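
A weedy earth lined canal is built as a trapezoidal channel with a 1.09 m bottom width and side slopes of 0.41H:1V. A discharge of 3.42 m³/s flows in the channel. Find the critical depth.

At critical depth, Q² T / (g A³) = 1, i.e. A³/T = Q²/g = 3.42²/9.81 = 1.192.
Trying y = 0.968 m: A³/T = 1.583 — over.
Trying y = 0.623 m: A³/T = 0.3679 — short.
Trying y = 0.89 m: A³/T = 1.193 — matches.

y_c = 0.89 m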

════════════════════

* [Directions for this task]: Retype the whole listing without changing anything.

* [Your solution]:
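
A weedy earth lined canal is built as a trapezoidal channel with a 1.09 m bottom width and side slopes of 0.41H:1V. A discharge of 3.42 m³/s flows in the channel. Find the critical depth.

At critical depth, Q² T / (g A³) = 1, i.e. A³/T = Q²/g = 3.42²/9.81 = 1.192.
Trying y = 0.968 m: A³/T = 1.583 — over.
Trying y = 0.623 m: A³/T = 0.3679 — short.
Trying y = 0.89 m: A³/T = 1.193 — matches.

y_c = 0.89 m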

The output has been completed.